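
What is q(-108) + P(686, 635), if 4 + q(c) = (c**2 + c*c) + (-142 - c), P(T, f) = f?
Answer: 23925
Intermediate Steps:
q(c) = -146 - c + 2*c**2 (q(c) = -4 + ((c**2 + c*c) + (-142 - c)) = -4 + ((c**2 + c**2) + (-142 - c)) = -4 + (2*c**2 + (-142 - c)) = -4 + (-142 - c + 2*c**2) = -146 - c + 2*c**2)
q(-108) + P(686, 635) = (-146 - 1*(-108) + 2*(-108)**2) + 635 = (-146 + 108 + 2*11664) + 635 = (-146 + 108 + 23328) + 635 = 23290 + 635 = 23925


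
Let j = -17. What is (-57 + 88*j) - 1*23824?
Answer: -25377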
-.-.-
Lines from the start of the records through the one containing "Answer: 23925" are what should be retyped, exactly and in full, both ends included.

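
What is q(-108) + P(686, 635), if 4 + q(c) = (c**2 + c*c) + (-142 - c), P(T, f) = f?
Answer: 23925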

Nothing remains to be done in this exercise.